= Beginning of Section =

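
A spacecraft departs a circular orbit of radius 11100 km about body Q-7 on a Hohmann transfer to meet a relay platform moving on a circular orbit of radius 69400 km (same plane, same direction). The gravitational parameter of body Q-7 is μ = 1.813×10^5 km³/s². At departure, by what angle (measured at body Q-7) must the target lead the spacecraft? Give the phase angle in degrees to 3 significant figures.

Semi-major axis of the transfer orbit: a_t = (11100 + 69400)/2 = 40250 km.
The half-period of the transfer ellipse is t = π√(a_t³/μ) = 59579.904 s.
The target's mean motion on its circular orbit is ω₂ = √(μ/r₂³) = 2.3289475×10^-5 rad/s.
Angle swept by the target during transfer: ω₂·t = 1.387585 rad = 79.503°.
Arrival is 180° from departure on the ellipse, so φ = 180° − 79.503° = 100°.

φ = 100°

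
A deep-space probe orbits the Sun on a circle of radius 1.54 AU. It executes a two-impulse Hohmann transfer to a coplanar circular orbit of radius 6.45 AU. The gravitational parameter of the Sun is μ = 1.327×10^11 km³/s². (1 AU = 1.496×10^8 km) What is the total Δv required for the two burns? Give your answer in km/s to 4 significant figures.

Δv = 10.94 km/s

In km: r₁ = 1.54 × 1.496×10^8 = 2.30384×10^8 km; r₂ = 6.45 × 1.496×10^8 = 9.6492×10^8 km.
Transfer-ellipse semi-major axis a_t = (r₁ + r₂)/2 = (2.30384×10^8 + 9.6492×10^8)/2 = 5.97652×10^8 km.
Circular speed at r₁: v₁ = √(μ/r₁) = √(1.327×10^11/2.30384×10^8) = 24.000 km/s.
On the transfer ellipse at r₁, v² = μ(2/r − 1/a) gives v_p = √[μ(2/r₁ − 1/a_t)] = 30.495 km/s.
First burn Δv₁ = |v_p − v₁| = 6.495 km/s.
Circular speed at r₂: v₂ = √(μ/r₂) = 11.727 km/s.
Transfer-orbit speed at r₂: v_a = √[μ(2/r₂ − 1/a_t)] = 7.2810 km/s.
Second burn Δv₂ = |v₂ − v_a| = 4.446 km/s.
Δv = Δv₁ + Δv₂ = 6.495 + 4.446 = 10.94 km/s.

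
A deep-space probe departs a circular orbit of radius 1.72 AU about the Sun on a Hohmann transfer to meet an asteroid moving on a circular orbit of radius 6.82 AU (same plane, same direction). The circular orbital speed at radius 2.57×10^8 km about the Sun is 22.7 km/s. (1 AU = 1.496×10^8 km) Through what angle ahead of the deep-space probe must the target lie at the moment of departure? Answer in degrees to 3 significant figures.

φ = 90.8°

From the circular-orbit relation v² = μ/r at r = 2.57×10^8 km: μ = v²r = (22.7)² × 2.57×10^8 = 1.32430×10^11 km³/s².
In km: r₁ = 1.72 × 1.496×10^8 = 2.57312×10^8 km; r₂ = 6.82 × 1.496×10^8 = 1.020272×10^9 km.
Semi-major axis of the transfer orbit: a_t = (2.57312×10^8 + 1.020272×10^9)/2 = 6.38792×10^8 km.
The half-period of the transfer ellipse is t = π√(a_t³/μ) = 1.39379×10^8 s.
Target angular speed ω₂ = √(μ/r₂³) = 1.11665×10^-8 rad/s.
Angle swept by the target during transfer: ω₂·t = 1.55638 rad = 89.17°.
The deep-space probe traverses 180° on the transfer ellipse, so the target must lead by 180° − 89.17° = 90.8°.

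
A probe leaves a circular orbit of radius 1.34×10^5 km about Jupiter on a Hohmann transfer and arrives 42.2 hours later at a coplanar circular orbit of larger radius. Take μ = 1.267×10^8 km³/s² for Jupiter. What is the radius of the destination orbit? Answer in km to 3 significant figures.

Transfer time t = 42.2 hours = 1.5192×10^5 s, and t = π√(a_t³/μ).
So a_t = (μ t²/π²)^(1/3) = (1.267×10^8 × (1.5192×10^5)² / π²)^(1/3) = 6.6666×10^5 km.
Since a_t = (r₁ + r₂)/2, r₂ = 2a_t − r₁ = 2×6.6666×10^5 − 1.340×10^5 = 1.19932×10^6 km.

r₂ = 1.20×10^6 km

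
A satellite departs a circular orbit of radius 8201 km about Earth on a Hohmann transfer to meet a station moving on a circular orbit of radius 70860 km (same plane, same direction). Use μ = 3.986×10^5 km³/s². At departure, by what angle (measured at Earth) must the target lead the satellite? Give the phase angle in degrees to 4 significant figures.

φ = 105.0°

Semi-major axis of the transfer orbit: a_t = (8201 + 70860)/2 = 39530.5 km.
The half-period of the transfer ellipse is t = π√(a_t³/μ) = 39110 s.
Target angular speed ω₂ = √(μ/r₂³) = 3.347×10^-5 rad/s.
Angle swept by the target during transfer: ω₂·t = 1.309 rad = 75.00°.
The satellite traverses 180° on the transfer ellipse, so the target must lead by 180° − 75.00° = 105.0°.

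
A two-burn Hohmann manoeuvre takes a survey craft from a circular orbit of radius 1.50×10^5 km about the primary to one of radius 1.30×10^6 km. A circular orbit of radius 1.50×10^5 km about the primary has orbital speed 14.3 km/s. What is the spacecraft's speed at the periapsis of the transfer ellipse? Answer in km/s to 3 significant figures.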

= End of Section =

◆ **EXERCISE AIM**:
All of the material must be given again, exactly as it appears above.

◆ **REPLY TO THE EXERCISE**:
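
A spacecraft departs a circular orbit of radius 11100 km about body Q-7 on a Hohmann transfer to meet a relay platform moving on a circular orbit of radius 69400 km (same plane, same direction). The gravitational parameter of body Q-7 is μ = 1.813×10^5 km³/s². At departure, by what angle (measured at body Q-7) must the target lead the spacecraft? Give the phase angle in degrees to 3 significant figures.

Semi-major axis of the transfer orbit: a_t = (11100 + 69400)/2 = 40250 km.
The half-period of the transfer ellipse is t = π√(a_t³/μ) = 59579.904 s.
The target's mean motion on its circular orbit is ω₂ = √(μ/r₂³) = 2.3289475×10^-5 rad/s.
Angle swept by the target during transfer: ω₂·t = 1.387585 rad = 79.503°.
Arrival is 180° from departure on the ellipse, so φ = 180° − 79.503° = 100°.

φ = 100°

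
A deep-space probe orbits the Sun on a circle of radius 1.54 AU. It executes a two-impulse Hohmann transfer to a coplanar circular orbit of radius 6.45 AU. The gravitational parameter of the Sun is μ = 1.327×10^11 km³/s². (1 AU = 1.496×10^8 km) What is the total Δv required for the two burns? Give your answer in km/s to 4 significant figures.

Δv = 10.94 km/s

In km: r₁ = 1.54 × 1.496×10^8 = 2.30384×10^8 km; r₂ = 6.45 × 1.496×10^8 = 9.6492×10^8 km.
Transfer-ellipse semi-major axis a_t = (r₁ + r₂)/2 = (2.30384×10^8 + 9.6492×10^8)/2 = 5.97652×10^8 km.
Circular speed at r₁: v₁ = √(μ/r₁) = √(1.327×10^11/2.30384×10^8) = 24.000 km/s.
On the transfer ellipse at r₁, v² = μ(2/r − 1/a) gives v_p = √[μ(2/r₁ − 1/a_t)] = 30.495 km/s.
First burn Δv₁ = |v_p − v₁| = 6.495 km/s.
Circular speed at r₂: v₂ = √(μ/r₂) = 11.727 km/s.
Transfer-orbit speed at r₂: v_a = √[μ(2/r₂ − 1/a_t)] = 7.2810 km/s.
Second burn Δv₂ = |v₂ − v_a| = 4.446 km/s.
Δv = Δv₁ + Δv₂ = 6.495 + 4.446 = 10.94 km/s.

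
A deep-space probe departs a circular orbit of radius 1.72 AU about the Sun on a Hohmann transfer to meet an asteroid moving on a circular orbit of radius 6.82 AU (same plane, same direction). The circular orbital speed at radius 2.57×10^8 km about the Sun is 22.7 km/s. (1 AU = 1.496×10^8 km) Through what angle ahead of the deep-space probe must the target lie at the moment of departure? Answer in degrees to 3 significant figures.

φ = 90.8°

From the circular-orbit relation v² = μ/r at r = 2.57×10^8 km: μ = v²r = (22.7)² × 2.57×10^8 = 1.32430×10^11 km³/s².
In km: r₁ = 1.72 × 1.496×10^8 = 2.57312×10^8 km; r₂ = 6.82 × 1.496×10^8 = 1.020272×10^9 km.
Semi-major axis of the transfer orbit: a_t = (2.57312×10^8 + 1.020272×10^9)/2 = 6.38792×10^8 km.
The half-period of the transfer ellipse is t = π√(a_t³/μ) = 1.39379×10^8 s.
Target angular speed ω₂ = √(μ/r₂³) = 1.11665×10^-8 rad/s.
Angle swept by the target during transfer: ω₂·t = 1.55638 rad = 89.17°.
The deep-space probe traverses 180° on the transfer ellipse, so the target must lead by 180° − 89.17° = 90.8°.

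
A probe leaves a circular orbit of radius 1.34×10^5 km about Jupiter on a Hohmann transfer and arrives 42.2 hours later at a coplanar circular orbit of larger radius. Take μ = 1.267×10^8 km³/s² for Jupiter. What is the radius of the destination orbit? Answer in km to 3 significant figures.

Transfer time t = 42.2 hours = 1.5192×10^5 s, and t = π√(a_t³/μ).
So a_t = (μ t²/π²)^(1/3) = (1.267×10^8 × (1.5192×10^5)² / π²)^(1/3) = 6.6666×10^5 km.
Since a_t = (r₁ + r₂)/2, r₂ = 2a_t − r₁ = 2×6.6666×10^5 − 1.340×10^5 = 1.19932×10^6 km.

r₂ = 1.20×10^6 km

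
A satellite departs a circular orbit of radius 8201 km about Earth on a Hohmann transfer to meet a station moving on a circular orbit of radius 70860 km (same plane, same direction). Use μ = 3.986×10^5 km³/s². At departure, by what angle (measured at Earth) must the target lead the satellite? Give the phase angle in degrees to 4 significant figures.

φ = 105.0°

Semi-major axis of the transfer orbit: a_t = (8201 + 70860)/2 = 39530.5 km.
The half-period of the transfer ellipse is t = π√(a_t³/μ) = 39110 s.
Target angular speed ω₂ = √(μ/r₂³) = 3.347×10^-5 rad/s.
Angle swept by the target during transfer: ω₂·t = 1.309 rad = 75.00°.
The satellite traverses 180° on the transfer ellipse, so the target must lead by 180° − 75.00° = 105.0°.

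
A two-burn Hohmann manoeuvre takes a survey craft from a circular orbit of radius 1.50×10^5 km about the primary to one of radius 1.30×10^6 km. A circular orbit of radius 1.50×10^5 km about the primary has orbital speed 14.3 km/s. What is the spacecraft's speed at the periapsis of the transfer ellipse? Answer in km/s to 3 significant figures.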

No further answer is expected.